(What needs to be done): Could you say how many lines in the entries contain the string "technology"? Give only that number.

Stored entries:
____________________

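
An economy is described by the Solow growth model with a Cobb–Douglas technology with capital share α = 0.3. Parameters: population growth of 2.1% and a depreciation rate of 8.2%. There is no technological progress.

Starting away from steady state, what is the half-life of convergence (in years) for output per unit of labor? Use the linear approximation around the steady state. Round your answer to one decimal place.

Near the steady state the convergence rate is λ = (1 − α)(n + δ).
λ = (1 − 0.3) × 0.103 = 0.7 × 0.103 = 0.0721
Half-life = ln 2 / λ = 0.6931 / 0.0721 ≈ 9.61 years

about 9.6 years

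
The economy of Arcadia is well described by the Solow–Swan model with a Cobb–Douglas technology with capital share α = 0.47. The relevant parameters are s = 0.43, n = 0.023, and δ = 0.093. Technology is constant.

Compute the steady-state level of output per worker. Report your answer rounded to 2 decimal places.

y* ≈ 3.20

In steady state, investment equals break-even investment: s·k^α = (n + δ)·k.
Rearranging, k^(1−α) = s / (n + δ).
k^0.53 = 0.43 / (0.023 + 0.093) = 0.43 / 0.116 = 3.7069
k* = 3.7069^(1/0.53) ≈ 11.8469
y* = (k*)^α = 11.8469^0.47 ≈ 3.1959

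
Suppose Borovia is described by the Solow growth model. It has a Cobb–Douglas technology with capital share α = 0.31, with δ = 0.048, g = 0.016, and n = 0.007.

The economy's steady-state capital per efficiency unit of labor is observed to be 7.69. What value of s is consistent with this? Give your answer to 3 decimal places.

s ≈ 0.290

At the steady state, Δk = 0, so s·k^α = (n + g + δ)·k.
So s / (n + g + δ) = (k*)^(1−α) = 7.69^0.69 = 4.0859.
Therefore s = 4.0859 × (n + g + δ) = 4.0859 × 0.071 = 0.2901.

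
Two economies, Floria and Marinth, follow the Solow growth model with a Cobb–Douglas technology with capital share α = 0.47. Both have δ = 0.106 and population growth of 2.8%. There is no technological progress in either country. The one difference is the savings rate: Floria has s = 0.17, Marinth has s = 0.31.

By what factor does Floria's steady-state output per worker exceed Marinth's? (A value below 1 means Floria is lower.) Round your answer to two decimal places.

Steady-state y* = [s/(n + δ)]^(α/(1−α)), so the ratio is [ (s_F/(n + δ)_F) / (s_M/(n + δ)_M) ]^0.8868.
s_F/(n + δ)_F = 0.17/0.134 = 1.2687; s_M/(n + δ)_M = 0.31/0.134 = 2.3134.
Ratio = (1.2687/2.3134)^0.8868 = 0.5484^0.8868 ≈ 0.5870

y*_F / y*_M ≈ 0.59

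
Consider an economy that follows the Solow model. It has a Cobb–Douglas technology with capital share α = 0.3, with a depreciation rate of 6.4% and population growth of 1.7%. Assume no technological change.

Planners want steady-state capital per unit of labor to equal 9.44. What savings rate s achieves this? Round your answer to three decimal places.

s ≈ 0.390

In steady state, investment equals break-even investment: s·k^α = (n + δ)·k.
So s / (n + δ) = (k*)^(1−α) = 9.44^0.7 = 4.8137.
Therefore s = 4.8137 × (n + δ) = 4.8137 × 0.081 = 0.3899.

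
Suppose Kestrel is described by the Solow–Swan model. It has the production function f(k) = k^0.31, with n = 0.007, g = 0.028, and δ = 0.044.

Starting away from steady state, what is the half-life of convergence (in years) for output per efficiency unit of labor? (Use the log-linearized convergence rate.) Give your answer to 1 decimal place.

Near the steady state the convergence rate is λ = (1 − α)(n + g + δ).
λ = (1 − 0.31) × 0.079 = 0.69 × 0.079 = 0.05451
Half-life = ln 2 / λ = 0.6931 / 0.05451 ≈ 12.72 years

about 12.7 years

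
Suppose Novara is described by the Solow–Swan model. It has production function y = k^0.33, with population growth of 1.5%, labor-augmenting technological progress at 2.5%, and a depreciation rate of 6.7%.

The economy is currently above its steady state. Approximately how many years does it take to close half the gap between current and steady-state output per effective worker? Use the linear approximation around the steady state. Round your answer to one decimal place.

about 9.7 years

Near the steady state the convergence rate is λ = (1 − α)(n + g + δ).
λ = (1 − 0.33) × 0.107 = 0.67 × 0.107 = 0.07169
Half-life = ln 2 / λ = 0.6931 / 0.07169 ≈ 9.67 years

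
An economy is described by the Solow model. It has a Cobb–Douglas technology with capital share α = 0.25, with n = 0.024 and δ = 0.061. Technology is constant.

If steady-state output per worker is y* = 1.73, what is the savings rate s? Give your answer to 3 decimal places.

s ≈ 0.440

In steady state, investment equals break-even investment: s·k^α = (n + δ)·k.
Since y* = [s/(n + δ)]^(α/(1−α)), we have s/(n + δ) = (y*)^((1−α)/α) = 1.73^3 = 5.1777.
Therefore s = 5.1777 × (n + δ) = 5.1777 × 0.085 = 0.4401.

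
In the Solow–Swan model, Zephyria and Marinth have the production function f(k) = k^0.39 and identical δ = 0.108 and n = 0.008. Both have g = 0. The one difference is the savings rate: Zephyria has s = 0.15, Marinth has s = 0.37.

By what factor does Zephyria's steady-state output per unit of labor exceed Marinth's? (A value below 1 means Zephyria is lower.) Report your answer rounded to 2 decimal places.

ratio ≈ 0.56

Steady-state y* = [s/(n + δ)]^(α/(1−α)), so the ratio is [ (s_Z/(n + δ)_Z) / (s_M/(n + δ)_M) ]^0.6393.
s_Z/(n + δ)_Z = 0.15/0.116 = 1.2931; s_M/(n + δ)_M = 0.37/0.116 = 3.1897.
Ratio = (1.2931/3.1897)^0.6393 = 0.4054^0.6393 ≈ 0.5615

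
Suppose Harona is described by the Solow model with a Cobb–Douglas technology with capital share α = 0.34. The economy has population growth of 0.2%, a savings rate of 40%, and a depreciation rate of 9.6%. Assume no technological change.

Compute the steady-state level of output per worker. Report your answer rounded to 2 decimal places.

At the steady state, Δk = 0, so s·k^α = (n + δ)·k.
Dividing both sides by k: k^(1−α) = s / (n + δ).
k^0.66 = 0.40 / (0.002 + 0.096) = 0.40 / 0.098 = 4.0816
k* = 4.0816^(1/0.66) ≈ 8.4237
y* = (k*)^α = 8.4237^0.34 ≈ 2.0638

y* ≈ 2.06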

____________________

(Answer box): 7